* **Directions for this task**
Every line from the one containing "KRW 1358.65 per CHF" to the one containing "KRW 80.7701 per ZAR" in the records below, both included, must be set down exactly, and no other line.

(Saved data entries)
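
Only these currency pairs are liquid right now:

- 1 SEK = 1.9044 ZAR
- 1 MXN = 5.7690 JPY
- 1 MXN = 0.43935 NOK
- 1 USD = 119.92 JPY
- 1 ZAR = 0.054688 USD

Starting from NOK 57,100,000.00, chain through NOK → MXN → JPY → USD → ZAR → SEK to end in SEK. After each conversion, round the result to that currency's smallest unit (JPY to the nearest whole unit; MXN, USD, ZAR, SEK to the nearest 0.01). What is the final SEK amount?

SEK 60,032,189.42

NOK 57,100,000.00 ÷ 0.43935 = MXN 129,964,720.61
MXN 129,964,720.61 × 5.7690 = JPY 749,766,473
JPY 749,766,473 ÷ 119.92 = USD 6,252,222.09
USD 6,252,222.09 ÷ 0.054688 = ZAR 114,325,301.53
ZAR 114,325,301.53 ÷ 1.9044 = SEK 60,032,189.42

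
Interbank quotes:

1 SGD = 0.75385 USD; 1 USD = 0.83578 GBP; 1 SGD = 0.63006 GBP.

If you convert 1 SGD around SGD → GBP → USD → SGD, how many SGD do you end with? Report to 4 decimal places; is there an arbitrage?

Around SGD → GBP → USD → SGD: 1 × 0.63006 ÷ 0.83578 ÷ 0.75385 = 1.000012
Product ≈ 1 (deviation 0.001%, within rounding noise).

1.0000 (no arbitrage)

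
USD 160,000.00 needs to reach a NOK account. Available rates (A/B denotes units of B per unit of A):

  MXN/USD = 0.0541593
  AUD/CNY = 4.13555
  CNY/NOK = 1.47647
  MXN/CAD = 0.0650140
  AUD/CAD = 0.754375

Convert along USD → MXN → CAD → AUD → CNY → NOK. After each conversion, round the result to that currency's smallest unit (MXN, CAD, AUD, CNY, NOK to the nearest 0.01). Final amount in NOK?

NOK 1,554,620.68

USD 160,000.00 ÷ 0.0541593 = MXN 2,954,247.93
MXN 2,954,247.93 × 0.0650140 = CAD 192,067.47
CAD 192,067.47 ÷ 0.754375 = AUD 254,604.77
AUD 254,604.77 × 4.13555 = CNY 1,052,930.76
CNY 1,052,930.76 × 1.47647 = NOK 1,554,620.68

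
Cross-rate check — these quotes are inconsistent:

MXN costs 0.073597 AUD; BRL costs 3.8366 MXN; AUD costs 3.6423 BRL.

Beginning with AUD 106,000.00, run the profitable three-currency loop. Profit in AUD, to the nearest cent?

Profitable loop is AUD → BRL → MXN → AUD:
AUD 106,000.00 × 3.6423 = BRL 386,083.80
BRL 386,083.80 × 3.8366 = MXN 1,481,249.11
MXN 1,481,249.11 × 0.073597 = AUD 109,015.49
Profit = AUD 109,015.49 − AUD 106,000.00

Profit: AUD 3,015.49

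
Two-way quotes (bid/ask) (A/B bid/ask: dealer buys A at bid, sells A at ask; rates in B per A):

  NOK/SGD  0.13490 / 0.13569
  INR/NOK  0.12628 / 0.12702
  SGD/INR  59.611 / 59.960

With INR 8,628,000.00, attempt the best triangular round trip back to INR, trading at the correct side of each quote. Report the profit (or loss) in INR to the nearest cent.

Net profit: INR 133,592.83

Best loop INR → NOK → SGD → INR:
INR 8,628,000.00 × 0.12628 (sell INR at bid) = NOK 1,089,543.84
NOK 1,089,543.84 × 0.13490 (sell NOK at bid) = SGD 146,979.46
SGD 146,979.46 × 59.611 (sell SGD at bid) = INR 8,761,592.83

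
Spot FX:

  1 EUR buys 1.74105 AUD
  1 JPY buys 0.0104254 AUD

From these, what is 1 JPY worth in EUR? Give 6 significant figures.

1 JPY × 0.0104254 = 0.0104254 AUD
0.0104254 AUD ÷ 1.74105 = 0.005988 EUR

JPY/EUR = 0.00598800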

---

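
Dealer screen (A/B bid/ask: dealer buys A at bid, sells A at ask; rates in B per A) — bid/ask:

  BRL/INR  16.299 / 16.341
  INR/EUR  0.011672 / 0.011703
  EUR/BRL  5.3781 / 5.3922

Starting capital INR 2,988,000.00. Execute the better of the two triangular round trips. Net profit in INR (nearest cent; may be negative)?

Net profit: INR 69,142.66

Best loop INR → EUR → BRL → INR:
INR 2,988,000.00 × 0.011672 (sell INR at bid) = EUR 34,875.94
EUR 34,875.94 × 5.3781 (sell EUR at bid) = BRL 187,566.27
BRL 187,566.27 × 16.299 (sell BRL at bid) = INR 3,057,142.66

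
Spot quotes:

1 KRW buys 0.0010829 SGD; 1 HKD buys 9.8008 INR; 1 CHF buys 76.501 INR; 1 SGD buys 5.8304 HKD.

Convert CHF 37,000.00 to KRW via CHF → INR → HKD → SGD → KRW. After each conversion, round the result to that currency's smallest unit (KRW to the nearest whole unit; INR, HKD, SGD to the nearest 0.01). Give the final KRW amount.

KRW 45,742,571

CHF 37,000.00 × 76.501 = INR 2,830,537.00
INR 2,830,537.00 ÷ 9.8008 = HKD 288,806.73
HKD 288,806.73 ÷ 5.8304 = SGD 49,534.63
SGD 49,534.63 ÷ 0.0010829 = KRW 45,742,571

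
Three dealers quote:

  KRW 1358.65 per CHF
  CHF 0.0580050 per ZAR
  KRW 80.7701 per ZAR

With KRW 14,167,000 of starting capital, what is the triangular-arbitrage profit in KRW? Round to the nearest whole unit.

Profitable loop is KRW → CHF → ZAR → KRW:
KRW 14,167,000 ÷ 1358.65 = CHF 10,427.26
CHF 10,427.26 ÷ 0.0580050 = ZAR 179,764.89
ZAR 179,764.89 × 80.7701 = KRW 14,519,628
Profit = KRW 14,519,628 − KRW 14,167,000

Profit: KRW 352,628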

* * *

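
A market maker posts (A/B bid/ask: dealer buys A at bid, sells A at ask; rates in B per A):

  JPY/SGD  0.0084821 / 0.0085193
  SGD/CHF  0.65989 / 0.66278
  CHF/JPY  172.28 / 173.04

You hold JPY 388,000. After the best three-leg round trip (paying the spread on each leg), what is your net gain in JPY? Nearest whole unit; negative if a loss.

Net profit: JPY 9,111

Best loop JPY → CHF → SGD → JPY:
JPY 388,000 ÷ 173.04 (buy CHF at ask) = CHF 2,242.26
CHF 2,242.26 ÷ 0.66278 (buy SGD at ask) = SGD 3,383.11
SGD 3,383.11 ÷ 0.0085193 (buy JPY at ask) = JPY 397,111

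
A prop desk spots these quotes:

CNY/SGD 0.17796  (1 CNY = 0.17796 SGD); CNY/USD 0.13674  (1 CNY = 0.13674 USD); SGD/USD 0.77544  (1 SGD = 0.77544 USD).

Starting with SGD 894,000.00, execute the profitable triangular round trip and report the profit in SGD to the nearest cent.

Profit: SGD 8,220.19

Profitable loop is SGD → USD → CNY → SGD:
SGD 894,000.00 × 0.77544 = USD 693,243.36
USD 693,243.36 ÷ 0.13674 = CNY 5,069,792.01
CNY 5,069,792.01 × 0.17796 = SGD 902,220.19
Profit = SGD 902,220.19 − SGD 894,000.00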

* **Answer to the exercise**
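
  KRW 1358.65 per CHF
  CHF 0.0580050 per ZAR
  KRW 80.7701 per ZAR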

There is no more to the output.